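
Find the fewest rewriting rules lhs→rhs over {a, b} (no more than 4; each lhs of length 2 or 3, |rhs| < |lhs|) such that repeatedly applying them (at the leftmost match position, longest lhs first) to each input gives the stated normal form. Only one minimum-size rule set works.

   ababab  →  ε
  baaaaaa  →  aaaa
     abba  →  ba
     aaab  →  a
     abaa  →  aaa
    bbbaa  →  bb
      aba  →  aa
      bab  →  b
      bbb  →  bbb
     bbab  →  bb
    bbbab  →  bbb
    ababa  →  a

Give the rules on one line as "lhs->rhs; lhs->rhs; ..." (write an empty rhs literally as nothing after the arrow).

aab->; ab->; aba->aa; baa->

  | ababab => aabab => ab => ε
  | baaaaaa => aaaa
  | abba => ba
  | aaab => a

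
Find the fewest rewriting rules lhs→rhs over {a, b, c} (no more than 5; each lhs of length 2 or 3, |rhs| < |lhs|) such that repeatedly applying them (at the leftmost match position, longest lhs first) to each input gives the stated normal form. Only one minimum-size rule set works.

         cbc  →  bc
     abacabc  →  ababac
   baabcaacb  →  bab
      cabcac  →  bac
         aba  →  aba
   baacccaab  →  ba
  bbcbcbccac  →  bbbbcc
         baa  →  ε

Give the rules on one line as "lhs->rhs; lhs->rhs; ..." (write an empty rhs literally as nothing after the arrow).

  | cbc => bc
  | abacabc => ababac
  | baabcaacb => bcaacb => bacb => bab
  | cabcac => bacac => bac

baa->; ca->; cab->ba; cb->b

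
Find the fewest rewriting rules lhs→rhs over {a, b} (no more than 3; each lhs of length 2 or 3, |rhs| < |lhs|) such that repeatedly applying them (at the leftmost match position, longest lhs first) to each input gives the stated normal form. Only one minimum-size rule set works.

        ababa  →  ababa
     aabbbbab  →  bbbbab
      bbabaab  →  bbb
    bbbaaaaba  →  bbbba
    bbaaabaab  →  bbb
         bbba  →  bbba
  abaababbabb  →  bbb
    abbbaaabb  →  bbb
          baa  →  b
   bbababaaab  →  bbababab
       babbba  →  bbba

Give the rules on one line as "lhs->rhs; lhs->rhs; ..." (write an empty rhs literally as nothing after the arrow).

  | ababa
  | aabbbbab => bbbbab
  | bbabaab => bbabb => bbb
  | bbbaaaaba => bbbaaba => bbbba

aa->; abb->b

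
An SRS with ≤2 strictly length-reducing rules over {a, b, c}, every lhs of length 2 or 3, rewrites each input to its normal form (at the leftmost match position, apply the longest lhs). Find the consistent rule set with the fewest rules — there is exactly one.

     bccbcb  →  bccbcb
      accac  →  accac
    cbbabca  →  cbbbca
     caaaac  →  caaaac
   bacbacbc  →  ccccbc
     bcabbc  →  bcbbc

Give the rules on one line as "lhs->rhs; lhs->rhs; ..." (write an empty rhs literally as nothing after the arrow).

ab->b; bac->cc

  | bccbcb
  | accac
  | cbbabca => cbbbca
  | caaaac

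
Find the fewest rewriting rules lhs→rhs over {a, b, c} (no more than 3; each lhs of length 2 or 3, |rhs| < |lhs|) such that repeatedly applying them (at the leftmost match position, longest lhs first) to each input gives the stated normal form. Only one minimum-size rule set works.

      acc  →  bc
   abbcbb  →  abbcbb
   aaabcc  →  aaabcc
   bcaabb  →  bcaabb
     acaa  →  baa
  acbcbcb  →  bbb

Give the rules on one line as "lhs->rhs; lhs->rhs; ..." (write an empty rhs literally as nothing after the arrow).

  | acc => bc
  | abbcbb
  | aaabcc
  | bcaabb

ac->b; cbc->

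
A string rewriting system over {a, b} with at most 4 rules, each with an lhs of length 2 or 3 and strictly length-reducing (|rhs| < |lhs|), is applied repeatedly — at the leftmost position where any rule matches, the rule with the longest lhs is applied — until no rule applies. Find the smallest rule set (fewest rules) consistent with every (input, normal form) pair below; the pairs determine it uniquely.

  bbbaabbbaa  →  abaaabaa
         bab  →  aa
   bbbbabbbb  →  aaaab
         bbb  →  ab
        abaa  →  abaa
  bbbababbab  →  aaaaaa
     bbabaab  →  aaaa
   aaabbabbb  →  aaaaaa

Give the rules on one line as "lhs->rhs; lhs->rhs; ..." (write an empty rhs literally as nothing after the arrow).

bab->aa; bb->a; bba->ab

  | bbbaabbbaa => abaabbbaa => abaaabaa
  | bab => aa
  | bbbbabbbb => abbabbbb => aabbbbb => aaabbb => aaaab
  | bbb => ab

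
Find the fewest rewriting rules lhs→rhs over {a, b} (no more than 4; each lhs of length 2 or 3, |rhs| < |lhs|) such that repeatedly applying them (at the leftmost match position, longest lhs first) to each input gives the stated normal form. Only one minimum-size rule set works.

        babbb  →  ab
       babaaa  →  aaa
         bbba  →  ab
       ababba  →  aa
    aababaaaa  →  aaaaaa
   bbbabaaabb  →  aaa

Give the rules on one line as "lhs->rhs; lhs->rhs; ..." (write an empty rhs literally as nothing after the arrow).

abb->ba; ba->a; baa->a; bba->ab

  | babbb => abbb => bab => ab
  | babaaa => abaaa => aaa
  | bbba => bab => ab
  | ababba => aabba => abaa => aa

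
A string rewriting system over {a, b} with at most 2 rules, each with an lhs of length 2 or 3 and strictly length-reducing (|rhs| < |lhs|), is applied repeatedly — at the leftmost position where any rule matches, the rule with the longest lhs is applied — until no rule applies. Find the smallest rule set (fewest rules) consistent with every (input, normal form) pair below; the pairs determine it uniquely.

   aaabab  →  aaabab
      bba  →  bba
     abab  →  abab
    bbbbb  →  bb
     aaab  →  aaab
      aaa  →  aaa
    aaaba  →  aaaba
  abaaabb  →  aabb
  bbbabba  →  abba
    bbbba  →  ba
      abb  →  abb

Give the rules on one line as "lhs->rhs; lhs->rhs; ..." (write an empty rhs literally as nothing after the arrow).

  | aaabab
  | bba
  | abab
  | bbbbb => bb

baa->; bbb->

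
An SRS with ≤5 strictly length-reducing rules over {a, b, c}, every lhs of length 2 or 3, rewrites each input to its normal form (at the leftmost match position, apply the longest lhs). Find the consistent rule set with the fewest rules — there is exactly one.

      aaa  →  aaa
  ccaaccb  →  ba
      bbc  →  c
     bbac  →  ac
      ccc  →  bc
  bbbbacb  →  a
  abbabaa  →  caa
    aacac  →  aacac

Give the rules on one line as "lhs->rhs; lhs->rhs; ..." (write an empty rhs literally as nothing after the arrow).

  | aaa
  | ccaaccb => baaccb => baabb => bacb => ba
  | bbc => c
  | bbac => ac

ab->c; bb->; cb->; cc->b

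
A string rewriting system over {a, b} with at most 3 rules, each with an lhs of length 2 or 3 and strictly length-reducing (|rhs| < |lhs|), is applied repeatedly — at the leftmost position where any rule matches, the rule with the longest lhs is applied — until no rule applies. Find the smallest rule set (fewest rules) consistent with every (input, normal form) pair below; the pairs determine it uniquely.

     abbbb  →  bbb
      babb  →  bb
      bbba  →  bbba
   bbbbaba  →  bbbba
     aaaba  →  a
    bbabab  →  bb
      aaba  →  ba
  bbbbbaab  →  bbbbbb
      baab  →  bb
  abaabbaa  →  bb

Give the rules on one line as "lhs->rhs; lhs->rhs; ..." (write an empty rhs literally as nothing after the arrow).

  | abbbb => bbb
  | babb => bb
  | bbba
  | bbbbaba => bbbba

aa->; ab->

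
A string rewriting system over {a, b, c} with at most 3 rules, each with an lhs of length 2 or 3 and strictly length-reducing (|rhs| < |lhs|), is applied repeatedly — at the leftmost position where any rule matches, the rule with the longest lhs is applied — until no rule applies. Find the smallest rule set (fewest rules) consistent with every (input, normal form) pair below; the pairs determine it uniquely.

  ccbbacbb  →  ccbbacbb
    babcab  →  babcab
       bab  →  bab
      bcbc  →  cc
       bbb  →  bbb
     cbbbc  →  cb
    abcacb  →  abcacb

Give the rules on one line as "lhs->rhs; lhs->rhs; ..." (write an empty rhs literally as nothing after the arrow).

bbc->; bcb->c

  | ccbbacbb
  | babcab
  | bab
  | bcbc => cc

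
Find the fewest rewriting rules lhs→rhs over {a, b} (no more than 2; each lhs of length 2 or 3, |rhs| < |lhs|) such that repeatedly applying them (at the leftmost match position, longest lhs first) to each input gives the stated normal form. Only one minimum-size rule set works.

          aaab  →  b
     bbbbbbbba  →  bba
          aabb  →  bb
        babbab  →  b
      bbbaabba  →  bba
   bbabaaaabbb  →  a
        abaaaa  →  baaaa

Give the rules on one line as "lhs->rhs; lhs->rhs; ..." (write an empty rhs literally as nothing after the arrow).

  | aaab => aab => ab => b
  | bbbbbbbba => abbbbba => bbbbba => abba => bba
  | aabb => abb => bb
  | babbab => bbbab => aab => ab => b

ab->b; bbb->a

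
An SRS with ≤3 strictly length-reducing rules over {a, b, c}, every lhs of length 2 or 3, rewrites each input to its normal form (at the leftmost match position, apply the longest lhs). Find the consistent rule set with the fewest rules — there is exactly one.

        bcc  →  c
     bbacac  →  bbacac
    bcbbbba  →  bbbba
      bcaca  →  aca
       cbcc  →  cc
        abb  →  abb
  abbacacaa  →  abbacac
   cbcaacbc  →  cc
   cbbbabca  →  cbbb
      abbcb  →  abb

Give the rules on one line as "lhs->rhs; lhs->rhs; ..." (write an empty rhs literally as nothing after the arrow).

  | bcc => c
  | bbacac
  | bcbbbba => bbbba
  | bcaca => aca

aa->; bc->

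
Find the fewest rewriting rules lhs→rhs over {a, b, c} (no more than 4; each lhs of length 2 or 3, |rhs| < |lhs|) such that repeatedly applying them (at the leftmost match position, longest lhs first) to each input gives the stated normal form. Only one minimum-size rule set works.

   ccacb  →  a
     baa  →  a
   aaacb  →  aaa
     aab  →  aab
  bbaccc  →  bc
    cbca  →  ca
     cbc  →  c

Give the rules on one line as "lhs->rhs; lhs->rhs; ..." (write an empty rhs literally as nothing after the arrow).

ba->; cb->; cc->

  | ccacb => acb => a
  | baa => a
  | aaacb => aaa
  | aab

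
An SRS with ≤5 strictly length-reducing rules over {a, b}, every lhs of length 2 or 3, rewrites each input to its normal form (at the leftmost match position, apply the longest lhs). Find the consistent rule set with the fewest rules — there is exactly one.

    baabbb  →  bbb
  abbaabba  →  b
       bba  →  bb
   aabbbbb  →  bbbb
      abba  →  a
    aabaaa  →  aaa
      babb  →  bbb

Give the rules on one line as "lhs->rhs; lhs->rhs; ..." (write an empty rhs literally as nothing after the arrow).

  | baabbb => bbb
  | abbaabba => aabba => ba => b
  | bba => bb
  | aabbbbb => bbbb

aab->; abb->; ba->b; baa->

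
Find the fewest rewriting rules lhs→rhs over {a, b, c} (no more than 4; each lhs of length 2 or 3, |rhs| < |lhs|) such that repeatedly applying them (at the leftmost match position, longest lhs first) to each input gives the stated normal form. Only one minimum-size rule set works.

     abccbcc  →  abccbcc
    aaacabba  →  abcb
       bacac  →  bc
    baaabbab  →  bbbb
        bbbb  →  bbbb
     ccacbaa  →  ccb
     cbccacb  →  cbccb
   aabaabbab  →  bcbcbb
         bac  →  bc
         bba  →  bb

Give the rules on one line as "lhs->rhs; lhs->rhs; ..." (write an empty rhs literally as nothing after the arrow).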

______________________________

Each line of the entries above that contains "pair" is to be copied.

[Worked solution]
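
A string rewriting system over {a, b} with at most 4 rules, each with an lhs of length 2 or 3 and strictly length-reducing (|rhs| < |lhs|), is applied repeatedly — at the leftmost position where any rule matches, the rule with the longest lhs is applied — until no rule applies. Find the smallest rule set (fewest rules) consistent with every (input, normal form) pair below; the pairs determine it uniquely.
A string rewriting system over {a, b} with at most 2 rules, each with an lhs of length 2 or 3 and strictly length-reducing (|rhs| < |lhs|), is applied repeatedly — at the leftmost position where any rule matches, the rule with the longest lhs is applied — until no rule applies. Find the smallest rule set (fewest rules) consistent with every (input, normal form) pair below; the pairs determine it uniquely.
A string rewriting system over {a, b} with at most 3 rules, each with an lhs of length 2 or 3 and strictly length-reducing (|rhs| < |lhs|), is applied repeatedly — at the leftmost position where any rule matches, the rule with the longest lhs is applied — until no rule applies. Find the smallest rule set (fewest rules) consistent with every (input, normal form) pair below; the pairs determine it uniquely.
A string rewriting system over {a, b, c} with at most 3 rules, each with an lhs of length 2 or 3 and strictly length-reducing (|rhs| < |lhs|), is applied repeatedly — at the leftmost position where any rule matches, the rule with the longest lhs is applied — until no rule applies. Find the smallest rule set (fewest rules) consistent with every (input, normal form) pair below; the pairs determine it uniquely.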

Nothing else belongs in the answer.